#### What you need to do
Your answer should hold every line of the records below that contains the string "cell".

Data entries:
* * * * * * *

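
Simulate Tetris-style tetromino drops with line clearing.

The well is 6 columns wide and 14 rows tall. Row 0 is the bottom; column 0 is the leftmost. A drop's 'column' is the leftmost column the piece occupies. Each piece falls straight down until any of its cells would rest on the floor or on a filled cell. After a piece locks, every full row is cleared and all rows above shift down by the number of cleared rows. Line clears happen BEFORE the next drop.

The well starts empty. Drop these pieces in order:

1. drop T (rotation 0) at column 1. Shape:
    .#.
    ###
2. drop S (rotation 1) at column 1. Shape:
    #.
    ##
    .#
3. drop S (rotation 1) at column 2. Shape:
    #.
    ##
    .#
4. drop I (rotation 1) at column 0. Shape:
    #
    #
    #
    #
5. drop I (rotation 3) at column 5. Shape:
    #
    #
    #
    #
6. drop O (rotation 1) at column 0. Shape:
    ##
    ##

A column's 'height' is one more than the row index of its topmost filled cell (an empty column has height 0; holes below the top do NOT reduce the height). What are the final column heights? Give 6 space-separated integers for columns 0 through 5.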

* * * * * * *

#### Result of this exercise
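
The well is 6 columns wide and 14 rows tall. Row 0 is the bottom; column 0 is the leftmost. A drop's 'column' is the leftmost column the piece occupies. Each piece falls straight down until any of its cells would rest on the floor or on a filled cell. After a piece locks, every full row is cleared and all rows above shift down by the number of cleared rows. Line clears happen BEFORE the next drop.
A column's 'height' is one more than the row index of its topmost filled cell (an empty column has height 0; holes below the top do NOT reduce the height). What are the final column heights? Give 6 space-separated integers for columns 0 through 5.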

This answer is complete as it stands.